EXERCISE DETAILS ▸
Reproduce the listing in full. Keep every character unchanged.

EXERCISE MATERIAL ▸
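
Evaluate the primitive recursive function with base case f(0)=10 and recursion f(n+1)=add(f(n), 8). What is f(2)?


f(0) = 10
f(1) = add(f(0), 8) = add(10, 8) = 18
f(2) = add(f(1), 8) = add(18, 8) = 26


26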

SOLUTION TO THE EXERCISE ▸
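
Evaluate the primitive recursive function with base case f(0)=10 and recursion f(n+1)=add(f(n), 8). What is f(2)?


f(0) = 10
f(1) = add(f(0), 8) = add(10, 8) = 18
f(2) = add(f(1), 8) = add(18, 8) = 26


26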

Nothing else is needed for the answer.